Collected data entries:
|---|

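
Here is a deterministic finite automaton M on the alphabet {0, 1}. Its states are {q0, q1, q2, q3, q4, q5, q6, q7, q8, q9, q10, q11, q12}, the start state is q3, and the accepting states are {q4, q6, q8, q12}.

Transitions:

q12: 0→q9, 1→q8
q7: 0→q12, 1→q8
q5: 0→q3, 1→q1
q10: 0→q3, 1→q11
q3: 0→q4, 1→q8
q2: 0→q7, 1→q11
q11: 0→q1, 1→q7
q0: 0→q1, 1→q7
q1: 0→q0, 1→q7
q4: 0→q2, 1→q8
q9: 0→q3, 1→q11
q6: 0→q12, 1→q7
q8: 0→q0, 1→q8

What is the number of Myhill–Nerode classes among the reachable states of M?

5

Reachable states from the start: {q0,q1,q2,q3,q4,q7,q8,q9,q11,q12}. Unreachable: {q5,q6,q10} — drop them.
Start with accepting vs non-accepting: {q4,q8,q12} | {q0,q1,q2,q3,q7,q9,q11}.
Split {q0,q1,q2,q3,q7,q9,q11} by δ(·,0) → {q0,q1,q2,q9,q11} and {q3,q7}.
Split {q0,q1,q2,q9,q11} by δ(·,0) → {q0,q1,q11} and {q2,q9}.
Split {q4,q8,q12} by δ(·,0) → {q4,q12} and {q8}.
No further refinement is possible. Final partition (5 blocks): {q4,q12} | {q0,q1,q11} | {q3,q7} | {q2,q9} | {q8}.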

|---|

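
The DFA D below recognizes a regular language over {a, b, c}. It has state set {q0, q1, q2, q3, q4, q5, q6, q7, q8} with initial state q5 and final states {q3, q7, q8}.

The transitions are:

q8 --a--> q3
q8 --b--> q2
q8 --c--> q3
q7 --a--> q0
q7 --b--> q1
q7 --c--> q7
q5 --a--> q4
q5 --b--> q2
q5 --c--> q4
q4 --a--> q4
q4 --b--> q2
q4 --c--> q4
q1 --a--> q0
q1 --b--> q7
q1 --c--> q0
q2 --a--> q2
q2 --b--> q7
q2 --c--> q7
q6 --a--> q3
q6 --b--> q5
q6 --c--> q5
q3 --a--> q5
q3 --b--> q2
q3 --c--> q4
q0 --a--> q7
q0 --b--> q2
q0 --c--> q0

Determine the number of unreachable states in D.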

|---|

Copy, exactly and only, the lines above that begin with the one containing "q4 --b--> q2" and finish with the one containing "Determine the number".

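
q4 --b--> q2
q4 --c--> q4
q1 --a--> q0
q1 --b--> q7
q1 --c--> q0
q2 --a--> q2
q2 --b--> q7
q2 --c--> q7
q6 --a--> q3
q6 --b--> q5
q6 --c--> q5
q3 --a--> q5
q3 --b--> q2
q3 --c--> q4
q0 --a--> q7
q0 --b--> q2
q0 --c--> q0

Determine the number of unreachable states in D.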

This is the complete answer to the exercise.